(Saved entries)
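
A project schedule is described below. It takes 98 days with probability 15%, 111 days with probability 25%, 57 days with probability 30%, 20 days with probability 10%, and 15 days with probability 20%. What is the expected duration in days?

64.55 days

EV = 0.15 × 98 + 0.25 × 111 + 0.3 × 57 + 0.1 × 20 + 0.2 × 15 = 14.7 + 27.75 + 17.1 + 2 + 3 = 64.55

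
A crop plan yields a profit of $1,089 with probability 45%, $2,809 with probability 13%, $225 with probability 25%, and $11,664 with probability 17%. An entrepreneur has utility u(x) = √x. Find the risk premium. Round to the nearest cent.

E[u] = 0.45·√1089 + 0.13·√2809 + 0.25·√225 + 0.17·√11664 = 0.45·33 + 0.13·53 + 0.25·15 + 0.17·108 = 43.85
CE = (43.85)² = 1922.8225
Risk premium = EV − CE = 2894.35 − 1922.8225 = 971.5275

$971.53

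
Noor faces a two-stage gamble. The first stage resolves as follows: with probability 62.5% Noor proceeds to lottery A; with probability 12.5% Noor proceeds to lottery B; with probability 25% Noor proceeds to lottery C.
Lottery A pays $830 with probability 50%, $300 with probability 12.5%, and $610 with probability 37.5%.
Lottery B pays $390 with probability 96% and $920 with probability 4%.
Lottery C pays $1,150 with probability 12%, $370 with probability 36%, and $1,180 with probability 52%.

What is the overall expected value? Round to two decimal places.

EV(A) = 0.5 × 830 + 0.125 × 300 + 0.375 × 610 = 415 + 37.5 + 228.75 = 681.25
EV(B) = 0.96 × 390 + 0.04 × 920 = 374.4 + 36.8 = 411.2
EV(C) = 0.12 × 1150 + 0.36 × 370 + 0.52 × 1180 = 138 + 133.2 + 613.6 = 884.8
Overall = 0.625 × 681.25 + 0.125 × 411.2 + 0.25 × 884.8 = 425.78125 + 51.4 + 221.2 = 698.38125

$698.38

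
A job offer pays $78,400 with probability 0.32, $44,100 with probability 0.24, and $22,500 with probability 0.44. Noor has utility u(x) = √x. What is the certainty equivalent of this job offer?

$42,436

E[u] = 0.32·√78400 + 0.24·√44100 + 0.44·√22500 = 0.32·280 + 0.24·210 + 0.44·150 = 206
CE = (206)² = 42436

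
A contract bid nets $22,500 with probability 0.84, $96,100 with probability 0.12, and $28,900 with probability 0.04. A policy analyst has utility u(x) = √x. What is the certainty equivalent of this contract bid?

$28,900

E[u] = 0.84·√22500 + 0.12·√96100 + 0.04·√28900 = 0.84·150 + 0.12·310 + 0.04·170 = 170
CE = (170)² = 28900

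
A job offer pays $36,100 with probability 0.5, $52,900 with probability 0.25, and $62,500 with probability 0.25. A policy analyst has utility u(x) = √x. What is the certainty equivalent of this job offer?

$46,225

E[u] = 0.5·√36100 + 0.25·√52900 + 0.25·√62500 = 0.5·190 + 0.25·230 + 0.25·250 = 215
CE = (215)² = 46225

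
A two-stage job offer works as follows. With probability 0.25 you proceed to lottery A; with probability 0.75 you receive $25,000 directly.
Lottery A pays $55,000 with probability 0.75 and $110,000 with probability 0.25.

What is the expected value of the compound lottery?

EV(A) = 0.75 × 55000 + 0.25 × 110000 = 41250 + 27500 = 68750
Branch B: 25000 (certain)
Overall = 0.25 × 68750 + 0.75 × 25000 = 17187.5 + 18750 = 35937.5

$35,937.50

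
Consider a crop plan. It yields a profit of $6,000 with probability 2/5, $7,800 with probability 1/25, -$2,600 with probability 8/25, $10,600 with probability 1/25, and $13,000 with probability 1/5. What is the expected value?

$4,904

EV = 2/5 × 6000 + 1/25 × 7800 + 8/25 × (-2600) + 1/25 × 10600 + 1/5 × 13000 = 2400 + 312 − 832 + 424 + 2600 = 4904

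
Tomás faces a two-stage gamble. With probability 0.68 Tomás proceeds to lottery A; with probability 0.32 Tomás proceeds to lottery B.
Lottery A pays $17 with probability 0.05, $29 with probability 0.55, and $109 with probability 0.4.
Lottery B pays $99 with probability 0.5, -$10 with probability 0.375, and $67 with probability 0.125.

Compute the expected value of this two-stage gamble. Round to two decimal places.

EV(A) = 0.05 × 17 + 0.55 × 29 + 0.4 × 109 = 0.85 + 15.95 + 43.6 = 60.4
EV(B) = 0.5 × 99 + 0.375 × (-10) + 0.125 × 67 = 49.5 − 3.75 + 8.375 = 54.125
Overall = 0.68 × 60.4 + 0.32 × 54.125 = 41.072 + 17.32 = 58.392

$58.39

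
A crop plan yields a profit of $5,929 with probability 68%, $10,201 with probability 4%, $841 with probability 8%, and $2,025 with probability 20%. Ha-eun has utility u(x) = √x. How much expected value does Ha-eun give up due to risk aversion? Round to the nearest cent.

E[u] = 0.68·√5929 + 0.04·√10201 + 0.08·√841 + 0.2·√2025 = 0.68·77 + 0.04·101 + 0.08·29 + 0.2·45 = 67.72
CE = (67.72)² = 4585.9984
Risk premium = EV − CE = 4912.04 − 4585.9984 = 326.0416

$326.04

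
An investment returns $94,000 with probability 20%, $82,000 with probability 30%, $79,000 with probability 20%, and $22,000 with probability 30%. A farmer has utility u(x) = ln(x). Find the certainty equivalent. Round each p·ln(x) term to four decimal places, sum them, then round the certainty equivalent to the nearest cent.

$56,359.16

E[u] = 0.2·ln(94000) + 0.3·ln(82000) + 0.2·ln(79000) + 0.3·ln(22000) = 2.2902 + 3.3943 + 2.2554 + 2.9996 = 10.9395
CE = e^10.9395 ≈ 56359.16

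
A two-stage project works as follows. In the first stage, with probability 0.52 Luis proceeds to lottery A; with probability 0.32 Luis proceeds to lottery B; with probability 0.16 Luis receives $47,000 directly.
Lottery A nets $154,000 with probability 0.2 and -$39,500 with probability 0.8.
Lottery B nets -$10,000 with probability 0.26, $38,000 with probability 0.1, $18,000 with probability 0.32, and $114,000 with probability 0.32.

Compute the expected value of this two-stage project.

EV(A) = 0.2 × 154000 + 0.8 × (-39500) = 30800 − 31600 = -800
EV(B) = 0.26 × (-10000) + 0.1 × 38000 + 0.32 × 18000 + 0.32 × 114000 = -2600 + 3800 + 5760 + 36480 = 43440
Branch C: 47000 (certain)
Overall = 0.52 × (-800) + 0.32 × 43440 + 0.16 × 47000 = -416 + 13900.8 + 7520 = 21004.8

$21,004.80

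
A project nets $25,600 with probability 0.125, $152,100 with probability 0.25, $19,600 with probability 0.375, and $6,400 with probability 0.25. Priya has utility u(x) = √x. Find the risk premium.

E[u] = 0.125·√25600 + 0.25·√152100 + 0.375·√19600 + 0.25·√6400 = 0.125·160 + 0.25·390 + 0.375·140 + 0.25·80 = 190
CE = (190)² = 36100
Risk premium = EV − CE = 50175 − 36100 = 14075

$14,075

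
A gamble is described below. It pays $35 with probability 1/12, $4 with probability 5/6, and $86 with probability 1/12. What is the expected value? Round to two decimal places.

EV = 1/12 × 35 + 5/6 × 4 + 1/12 × 86 = 2.9167 + 3.3333 + 7.1667 = 13.4167

$13.42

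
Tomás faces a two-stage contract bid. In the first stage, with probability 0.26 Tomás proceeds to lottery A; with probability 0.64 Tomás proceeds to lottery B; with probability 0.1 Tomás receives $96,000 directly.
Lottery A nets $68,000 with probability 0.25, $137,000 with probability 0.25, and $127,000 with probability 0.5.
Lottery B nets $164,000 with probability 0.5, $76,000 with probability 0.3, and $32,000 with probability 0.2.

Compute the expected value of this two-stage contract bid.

EV(A) = 0.25 × 68000 + 0.25 × 137000 + 0.5 × 127000 = 17000 + 34250 + 63500 = 114750
EV(B) = 0.5 × 164000 + 0.3 × 76000 + 0.2 × 32000 = 82000 + 22800 + 6400 = 111200
Branch C: 96000 (certain)
Overall = 0.26 × 114750 + 0.64 × 111200 + 0.1 × 96000 = 29835 + 71168 + 9600 = 110603

$110,603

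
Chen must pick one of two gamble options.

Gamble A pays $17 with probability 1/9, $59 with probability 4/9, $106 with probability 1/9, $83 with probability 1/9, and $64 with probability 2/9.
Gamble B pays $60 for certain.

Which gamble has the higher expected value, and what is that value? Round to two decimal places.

Gamble A = 1/9 × 17 + 4/9 × 59 + 1/9 × 106 + 1/9 × 83 + 2/9 × 64 = 1.8889 + 26.2222 + 11.7778 + 9.2222 + 14.2222 = 63.3333
Gamble B: 60 (certain)

Gamble A ($63.33)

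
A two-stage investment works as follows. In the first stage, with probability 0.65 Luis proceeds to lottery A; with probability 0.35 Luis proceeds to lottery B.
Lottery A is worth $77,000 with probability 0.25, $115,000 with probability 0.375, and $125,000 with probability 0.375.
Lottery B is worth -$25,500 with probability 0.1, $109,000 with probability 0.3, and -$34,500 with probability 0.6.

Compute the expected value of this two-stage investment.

EV(A) = 0.25 × 77000 + 0.375 × 115000 + 0.375 × 125000 = 19250 + 43125 + 46875 = 109250
EV(B) = 0.1 × (-25500) + 0.3 × 109000 + 0.6 × (-34500) = -2550 + 32700 − 20700 = 9450
Overall = 0.65 × 109250 + 0.35 × 9450 = 71012.5 + 3307.5 = 74320

$74,320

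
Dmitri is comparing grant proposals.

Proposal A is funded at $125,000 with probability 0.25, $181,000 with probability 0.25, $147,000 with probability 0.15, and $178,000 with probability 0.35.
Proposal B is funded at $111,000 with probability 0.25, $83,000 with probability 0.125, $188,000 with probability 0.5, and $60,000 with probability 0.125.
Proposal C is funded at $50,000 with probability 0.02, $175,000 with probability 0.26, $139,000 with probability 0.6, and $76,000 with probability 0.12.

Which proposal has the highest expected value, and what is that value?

Proposal A = 0.25 × 125000 + 0.25 × 181000 + 0.15 × 147000 + 0.35 × 178000 = 31250 + 45250 + 22050 + 62300 = 160850
Proposal B = 0.25 × 111000 + 0.125 × 83000 + 0.5 × 188000 + 0.125 × 60000 = 27750 + 10375 + 94000 + 7500 = 139625
Proposal C = 0.02 × 50000 + 0.26 × 175000 + 0.6 × 139000 + 0.12 × 76000 = 1000 + 45500 + 83400 + 9120 = 139020

Proposal A ($160,850)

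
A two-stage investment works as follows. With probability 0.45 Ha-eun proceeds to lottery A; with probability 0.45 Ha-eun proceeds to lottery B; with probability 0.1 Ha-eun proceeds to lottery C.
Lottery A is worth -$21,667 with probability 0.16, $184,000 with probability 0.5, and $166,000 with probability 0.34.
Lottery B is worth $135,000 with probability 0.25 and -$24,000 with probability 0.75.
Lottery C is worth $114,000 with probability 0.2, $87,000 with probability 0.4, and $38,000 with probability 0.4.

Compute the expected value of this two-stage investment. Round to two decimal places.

EV(A) = 0.16 × (-21667) + 0.5 × 184000 + 0.34 × 166000 = -3466.72 + 92000 + 56440 = 144973.28
EV(B) = 0.25 × 135000 + 0.75 × (-24000) = 33750 − 18000 = 15750
EV(C) = 0.2 × 114000 + 0.4 × 87000 + 0.4 × 38000 = 22800 + 34800 + 15200 = 72800
Overall = 0.45 × 144973.28 + 0.45 × 15750 + 0.1 × 72800 = 65237.976 + 7087.5 + 7280 = 79605.476

$79,605.48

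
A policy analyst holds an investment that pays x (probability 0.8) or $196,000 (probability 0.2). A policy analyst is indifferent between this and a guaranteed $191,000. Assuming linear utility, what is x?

x = $189,750

0.8·x + 0.2·196000 = 191000
0.8·x = 191000 − 39200 = 151800
x = 151800 / 0.8 = 189750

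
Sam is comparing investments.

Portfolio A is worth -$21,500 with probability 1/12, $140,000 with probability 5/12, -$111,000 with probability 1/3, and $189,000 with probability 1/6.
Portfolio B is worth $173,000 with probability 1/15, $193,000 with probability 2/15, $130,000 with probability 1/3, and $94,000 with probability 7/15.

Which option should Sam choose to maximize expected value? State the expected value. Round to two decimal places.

Portfolio A = 1/12 × (-21500) + 5/12 × 140000 + 1/3 × (-111000) + 1/6 × 189000 = -1791.6667 + 58333.3333 − 37000 + 31500 = 51041.6667
Portfolio B = 1/15 × 173000 + 2/15 × 193000 + 1/3 × 130000 + 7/15 × 94000 = 11533.3333 + 25733.3333 + 43333.3333 + 43866.6667 = 124466.6667

Portfolio B ($124,466.67)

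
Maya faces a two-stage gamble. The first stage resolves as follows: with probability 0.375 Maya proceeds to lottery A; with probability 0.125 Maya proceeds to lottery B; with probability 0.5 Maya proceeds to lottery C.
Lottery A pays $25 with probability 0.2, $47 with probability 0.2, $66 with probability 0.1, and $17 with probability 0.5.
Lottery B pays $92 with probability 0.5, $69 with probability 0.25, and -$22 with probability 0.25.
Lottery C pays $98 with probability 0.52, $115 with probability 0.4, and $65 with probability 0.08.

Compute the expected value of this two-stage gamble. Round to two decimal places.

$69.36

EV(A) = 0.2 × 25 + 0.2 × 47 + 0.1 × 66 + 0.5 × 17 = 5 + 9.4 + 6.6 + 8.5 = 29.5
EV(B) = 0.5 × 92 + 0.25 × 69 + 0.25 × (-22) = 46 + 17.25 − 5.5 = 57.75
EV(C) = 0.52 × 98 + 0.4 × 115 + 0.08 × 65 = 50.96 + 46 + 5.2 = 102.16
Overall = 0.375 × 29.5 + 0.125 × 57.75 + 0.5 × 102.16 = 11.0625 + 7.21875 + 51.08 = 69.36125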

## [WORK TO COMPLETE]
Lines in the data that hold "works" must be located and copied.

## [WRITTEN SOLUTION]
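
A two-stage job offer works as follows. With probability 0.25 you proceed to lottery A; with probability 0.75 you receive $25,000 directly.
A two-stage project works as follows. In the first stage, with probability 0.52 Luis proceeds to lottery A; with probability 0.32 Luis proceeds to lottery B; with probability 0.16 Luis receives $47,000 directly.
A two-stage investment works as follows. In the first stage, with probability 0.65 Luis proceeds to lottery A; with probability 0.35 Luis proceeds to lottery B.
A two-stage investment works as follows. With probability 0.45 Ha-eun proceeds to lottery A; with probability 0.45 Ha-eun proceeds to lottery B; with probability 0.1 Ha-eun proceeds to lottery C.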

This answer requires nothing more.